◆ RAW DATA:
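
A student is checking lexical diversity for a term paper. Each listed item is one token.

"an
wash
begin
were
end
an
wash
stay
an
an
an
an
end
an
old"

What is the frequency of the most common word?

Frequencies: an:7, wash:2, end:2, begin:1, were:1, stay:1, old:1
Most common: 'an' with frequency 7.

7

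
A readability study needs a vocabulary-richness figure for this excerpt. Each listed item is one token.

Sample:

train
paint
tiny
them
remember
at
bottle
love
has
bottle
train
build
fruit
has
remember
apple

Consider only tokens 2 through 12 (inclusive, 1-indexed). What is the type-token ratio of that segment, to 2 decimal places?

Segment tokens 2–12: paint, tiny, them, remember, at, bottle, love, has, bottle, train, build
Segment N = 11, segment V = 10.
TTR = 10 / 11 = 0.91

0.91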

◆ TASK STATEMENT:
Check each line of the material above for the word "listed", then state how many lines hold it. Only the number.

◆ ANSWER BOX:
2